- _ABOUT THIS EXERCISE_
Return an exact transcript of the material below from the line containing "one of 1, 5, 7" through its final line, and no other lines.

- _THE DATA_
+===+

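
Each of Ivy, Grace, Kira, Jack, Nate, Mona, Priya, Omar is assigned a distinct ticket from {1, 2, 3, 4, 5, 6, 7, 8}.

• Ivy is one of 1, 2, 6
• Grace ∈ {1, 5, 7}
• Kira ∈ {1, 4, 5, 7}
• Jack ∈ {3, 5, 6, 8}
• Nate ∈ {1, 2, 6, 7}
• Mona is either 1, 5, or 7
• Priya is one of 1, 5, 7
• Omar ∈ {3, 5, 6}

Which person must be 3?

Among the 8 variables, 4 fits only Kira (and all 8 values in {1, 2, 3, 4, 5, 6, 7, 8} must be used), so Kira = 4.
Among the 7 still-open variables, 8 fits only Jack (and all 7 values in {1, 2, 3, 5, 6, 7, 8} must be used), so Jack = 8.
Among the 6 still-open variables, 3 fits only Omar (and all 6 values in {1, 2, 3, 5, 6, 7} must be used), so Omar = 3.

Omar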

+===+

- _RESPONSE AREA_
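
• Priya is one of 1, 5, 7
• Omar ∈ {3, 5, 6}

Which person must be 3?

Among the 8 variables, 4 fits only Kira (and all 8 values in {1, 2, 3, 4, 5, 6, 7, 8} must be used), so Kira = 4.
Among the 7 still-open variables, 8 fits only Jack (and all 7 values in {1, 2, 3, 5, 6, 7, 8} must be used), so Jack = 8.
Among the 6 still-open variables, 3 fits only Omar (and all 6 values in {1, 2, 3, 5, 6, 7} must be used), so Omar = 3.

Omar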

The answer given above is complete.